EXERCISE DETAILS →
Look through the records below for the line holding "(c^3 - 16*c^2". Write it out exactly, with each following line through the line holding "(j^3 - 6*I*j^2".

Saved data entries →
*-*-*
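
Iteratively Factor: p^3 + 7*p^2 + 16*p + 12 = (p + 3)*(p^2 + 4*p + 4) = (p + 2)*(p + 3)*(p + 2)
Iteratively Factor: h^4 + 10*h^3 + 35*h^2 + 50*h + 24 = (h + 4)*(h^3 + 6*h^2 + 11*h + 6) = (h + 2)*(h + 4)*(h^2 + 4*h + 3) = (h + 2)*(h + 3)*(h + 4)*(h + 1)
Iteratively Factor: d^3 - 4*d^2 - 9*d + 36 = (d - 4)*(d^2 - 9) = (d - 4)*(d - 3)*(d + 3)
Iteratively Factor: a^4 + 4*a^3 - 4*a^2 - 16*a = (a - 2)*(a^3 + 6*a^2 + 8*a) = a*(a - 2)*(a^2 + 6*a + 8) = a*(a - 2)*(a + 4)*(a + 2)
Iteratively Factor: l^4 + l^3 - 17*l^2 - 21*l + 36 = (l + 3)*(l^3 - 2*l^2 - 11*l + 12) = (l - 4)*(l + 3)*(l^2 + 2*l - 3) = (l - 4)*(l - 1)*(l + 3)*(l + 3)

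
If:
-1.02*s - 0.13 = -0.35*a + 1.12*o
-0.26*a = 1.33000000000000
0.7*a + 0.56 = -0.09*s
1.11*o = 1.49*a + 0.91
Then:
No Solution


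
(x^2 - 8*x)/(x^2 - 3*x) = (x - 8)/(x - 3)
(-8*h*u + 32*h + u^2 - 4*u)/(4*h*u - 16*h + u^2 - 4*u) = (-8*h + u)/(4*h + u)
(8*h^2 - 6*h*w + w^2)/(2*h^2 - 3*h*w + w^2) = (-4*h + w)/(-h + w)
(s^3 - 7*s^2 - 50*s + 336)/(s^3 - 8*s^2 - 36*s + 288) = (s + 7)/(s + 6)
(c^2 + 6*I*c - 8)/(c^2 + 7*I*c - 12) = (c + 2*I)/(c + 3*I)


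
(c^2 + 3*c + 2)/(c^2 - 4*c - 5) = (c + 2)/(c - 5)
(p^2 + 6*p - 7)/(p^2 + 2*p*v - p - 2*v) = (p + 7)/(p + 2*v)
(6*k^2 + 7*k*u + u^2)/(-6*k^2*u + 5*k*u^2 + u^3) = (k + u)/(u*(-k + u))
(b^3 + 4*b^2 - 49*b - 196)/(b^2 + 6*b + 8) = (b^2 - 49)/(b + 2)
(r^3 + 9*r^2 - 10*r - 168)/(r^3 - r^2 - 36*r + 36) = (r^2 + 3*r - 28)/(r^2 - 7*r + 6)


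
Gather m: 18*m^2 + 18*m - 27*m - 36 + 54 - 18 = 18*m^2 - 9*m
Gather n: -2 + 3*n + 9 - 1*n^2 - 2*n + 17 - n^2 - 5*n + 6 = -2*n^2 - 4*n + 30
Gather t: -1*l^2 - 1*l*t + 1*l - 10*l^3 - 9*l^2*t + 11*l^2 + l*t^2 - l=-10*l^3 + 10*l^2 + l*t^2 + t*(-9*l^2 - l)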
*-*-*
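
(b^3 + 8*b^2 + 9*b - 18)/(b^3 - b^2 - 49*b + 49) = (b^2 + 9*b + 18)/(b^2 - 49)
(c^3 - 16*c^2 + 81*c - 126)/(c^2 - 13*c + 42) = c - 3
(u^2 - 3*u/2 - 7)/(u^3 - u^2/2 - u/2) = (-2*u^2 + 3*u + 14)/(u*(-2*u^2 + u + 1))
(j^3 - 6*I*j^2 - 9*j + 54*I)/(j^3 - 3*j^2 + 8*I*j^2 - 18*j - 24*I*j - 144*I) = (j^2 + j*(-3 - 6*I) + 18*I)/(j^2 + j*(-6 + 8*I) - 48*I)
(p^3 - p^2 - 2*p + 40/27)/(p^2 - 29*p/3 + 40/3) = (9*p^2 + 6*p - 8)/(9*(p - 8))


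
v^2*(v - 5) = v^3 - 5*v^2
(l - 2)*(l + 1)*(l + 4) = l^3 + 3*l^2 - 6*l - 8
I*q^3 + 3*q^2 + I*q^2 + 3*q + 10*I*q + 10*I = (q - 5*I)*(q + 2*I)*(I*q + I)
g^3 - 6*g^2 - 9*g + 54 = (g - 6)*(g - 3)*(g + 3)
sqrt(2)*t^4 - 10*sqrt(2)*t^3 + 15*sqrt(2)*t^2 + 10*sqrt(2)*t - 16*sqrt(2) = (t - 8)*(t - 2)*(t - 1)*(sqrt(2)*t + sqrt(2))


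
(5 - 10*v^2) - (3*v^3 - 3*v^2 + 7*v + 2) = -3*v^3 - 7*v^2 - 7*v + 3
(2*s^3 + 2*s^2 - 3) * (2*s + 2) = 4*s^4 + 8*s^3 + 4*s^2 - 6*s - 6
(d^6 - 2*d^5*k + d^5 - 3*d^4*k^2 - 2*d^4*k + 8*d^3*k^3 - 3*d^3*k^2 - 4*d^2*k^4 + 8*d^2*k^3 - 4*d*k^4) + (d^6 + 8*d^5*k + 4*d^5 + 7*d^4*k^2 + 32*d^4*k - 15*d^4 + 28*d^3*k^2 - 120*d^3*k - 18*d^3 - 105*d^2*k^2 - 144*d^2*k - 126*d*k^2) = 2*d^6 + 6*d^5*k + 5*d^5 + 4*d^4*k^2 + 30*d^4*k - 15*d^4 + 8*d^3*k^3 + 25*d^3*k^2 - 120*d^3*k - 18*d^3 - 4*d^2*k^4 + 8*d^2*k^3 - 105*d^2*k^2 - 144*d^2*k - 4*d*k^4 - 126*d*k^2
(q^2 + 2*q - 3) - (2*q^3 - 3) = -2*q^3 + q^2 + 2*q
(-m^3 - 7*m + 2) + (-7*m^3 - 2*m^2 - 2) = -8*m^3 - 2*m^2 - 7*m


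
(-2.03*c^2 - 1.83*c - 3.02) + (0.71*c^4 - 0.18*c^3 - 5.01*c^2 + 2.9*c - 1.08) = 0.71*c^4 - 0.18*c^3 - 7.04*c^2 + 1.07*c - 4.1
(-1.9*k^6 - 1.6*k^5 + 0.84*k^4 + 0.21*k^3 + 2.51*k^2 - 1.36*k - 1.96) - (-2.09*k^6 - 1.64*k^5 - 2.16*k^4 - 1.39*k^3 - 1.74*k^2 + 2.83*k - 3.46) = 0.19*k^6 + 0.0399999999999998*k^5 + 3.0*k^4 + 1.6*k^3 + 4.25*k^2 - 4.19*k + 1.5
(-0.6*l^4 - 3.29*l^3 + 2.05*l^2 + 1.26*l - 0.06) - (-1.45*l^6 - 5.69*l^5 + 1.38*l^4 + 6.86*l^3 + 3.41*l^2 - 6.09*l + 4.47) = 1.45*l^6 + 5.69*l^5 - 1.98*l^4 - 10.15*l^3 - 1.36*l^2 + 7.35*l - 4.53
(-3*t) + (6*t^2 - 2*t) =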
*-*-*
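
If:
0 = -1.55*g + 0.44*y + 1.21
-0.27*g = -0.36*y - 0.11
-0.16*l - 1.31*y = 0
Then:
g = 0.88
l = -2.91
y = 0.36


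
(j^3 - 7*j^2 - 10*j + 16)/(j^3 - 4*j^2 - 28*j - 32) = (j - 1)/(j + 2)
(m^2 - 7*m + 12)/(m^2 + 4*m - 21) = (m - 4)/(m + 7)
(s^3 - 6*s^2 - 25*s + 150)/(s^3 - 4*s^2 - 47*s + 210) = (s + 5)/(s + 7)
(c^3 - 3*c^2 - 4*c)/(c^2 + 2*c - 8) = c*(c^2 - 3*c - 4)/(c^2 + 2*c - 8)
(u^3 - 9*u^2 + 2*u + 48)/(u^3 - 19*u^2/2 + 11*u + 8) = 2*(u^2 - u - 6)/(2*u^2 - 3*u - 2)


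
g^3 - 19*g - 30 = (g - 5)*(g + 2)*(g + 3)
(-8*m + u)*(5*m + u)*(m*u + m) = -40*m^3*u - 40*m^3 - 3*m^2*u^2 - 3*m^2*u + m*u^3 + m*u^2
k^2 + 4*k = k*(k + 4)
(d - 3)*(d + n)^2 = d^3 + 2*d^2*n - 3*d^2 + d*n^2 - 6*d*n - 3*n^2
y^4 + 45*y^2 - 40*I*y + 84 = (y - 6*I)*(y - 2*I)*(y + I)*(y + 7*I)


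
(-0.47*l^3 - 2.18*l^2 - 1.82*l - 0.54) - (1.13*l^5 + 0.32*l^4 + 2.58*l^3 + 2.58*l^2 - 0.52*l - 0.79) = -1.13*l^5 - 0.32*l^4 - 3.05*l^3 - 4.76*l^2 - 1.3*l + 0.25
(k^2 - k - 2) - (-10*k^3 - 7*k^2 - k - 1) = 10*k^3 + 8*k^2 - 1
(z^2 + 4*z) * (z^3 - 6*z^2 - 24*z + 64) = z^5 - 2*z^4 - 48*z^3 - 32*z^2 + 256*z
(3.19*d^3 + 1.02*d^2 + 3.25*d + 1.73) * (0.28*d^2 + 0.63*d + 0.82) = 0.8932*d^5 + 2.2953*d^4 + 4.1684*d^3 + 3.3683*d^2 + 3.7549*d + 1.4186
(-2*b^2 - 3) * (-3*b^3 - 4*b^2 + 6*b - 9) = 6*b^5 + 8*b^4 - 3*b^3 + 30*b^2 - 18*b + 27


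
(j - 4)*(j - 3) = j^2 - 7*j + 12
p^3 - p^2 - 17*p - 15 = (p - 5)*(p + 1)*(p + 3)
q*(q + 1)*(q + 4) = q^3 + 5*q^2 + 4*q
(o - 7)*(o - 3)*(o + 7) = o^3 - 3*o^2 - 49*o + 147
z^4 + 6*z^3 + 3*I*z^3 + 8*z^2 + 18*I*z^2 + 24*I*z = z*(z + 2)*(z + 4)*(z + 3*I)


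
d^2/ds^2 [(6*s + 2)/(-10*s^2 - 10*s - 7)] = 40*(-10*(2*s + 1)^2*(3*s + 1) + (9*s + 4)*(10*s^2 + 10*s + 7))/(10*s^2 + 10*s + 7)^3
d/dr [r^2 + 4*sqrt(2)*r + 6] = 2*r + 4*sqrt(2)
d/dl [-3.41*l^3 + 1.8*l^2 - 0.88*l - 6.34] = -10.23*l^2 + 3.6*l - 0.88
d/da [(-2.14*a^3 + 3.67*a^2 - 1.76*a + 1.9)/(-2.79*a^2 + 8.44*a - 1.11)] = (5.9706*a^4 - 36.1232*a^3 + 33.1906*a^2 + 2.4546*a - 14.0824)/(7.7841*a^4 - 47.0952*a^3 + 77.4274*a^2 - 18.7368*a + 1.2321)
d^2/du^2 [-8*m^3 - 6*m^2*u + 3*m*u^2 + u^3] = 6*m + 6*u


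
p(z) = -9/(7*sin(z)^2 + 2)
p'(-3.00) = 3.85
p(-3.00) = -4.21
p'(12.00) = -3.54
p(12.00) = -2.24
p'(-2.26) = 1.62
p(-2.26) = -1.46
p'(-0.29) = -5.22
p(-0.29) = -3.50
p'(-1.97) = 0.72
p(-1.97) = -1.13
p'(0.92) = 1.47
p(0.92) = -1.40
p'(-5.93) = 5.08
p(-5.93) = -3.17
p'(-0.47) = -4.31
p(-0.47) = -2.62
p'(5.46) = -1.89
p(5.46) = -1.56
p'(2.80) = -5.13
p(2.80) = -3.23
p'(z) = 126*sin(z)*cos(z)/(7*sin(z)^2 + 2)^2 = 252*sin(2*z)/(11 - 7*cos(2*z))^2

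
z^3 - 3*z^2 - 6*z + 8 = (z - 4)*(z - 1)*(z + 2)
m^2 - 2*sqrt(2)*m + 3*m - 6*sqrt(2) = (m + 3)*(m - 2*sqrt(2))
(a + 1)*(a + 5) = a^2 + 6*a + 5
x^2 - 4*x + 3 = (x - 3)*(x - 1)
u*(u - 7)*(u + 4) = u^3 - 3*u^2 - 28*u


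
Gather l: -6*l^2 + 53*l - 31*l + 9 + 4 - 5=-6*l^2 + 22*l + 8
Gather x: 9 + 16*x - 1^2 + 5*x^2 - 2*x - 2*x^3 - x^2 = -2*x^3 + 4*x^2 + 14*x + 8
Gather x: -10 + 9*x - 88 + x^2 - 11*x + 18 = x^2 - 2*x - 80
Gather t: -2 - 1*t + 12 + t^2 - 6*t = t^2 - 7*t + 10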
*-*-*
WRITTEN ANSWER →
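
(c^3 - 16*c^2 + 81*c - 126)/(c^2 - 13*c + 42) = c - 3
(u^2 - 3*u/2 - 7)/(u^3 - u^2/2 - u/2) = (-2*u^2 + 3*u + 14)/(u*(-2*u^2 + u + 1))
(j^3 - 6*I*j^2 - 9*j + 54*I)/(j^3 - 3*j^2 + 8*I*j^2 - 18*j - 24*I*j - 144*I) = (j^2 + j*(-3 - 6*I) + 18*I)/(j^2 + j*(-6 + 8*I) - 48*I)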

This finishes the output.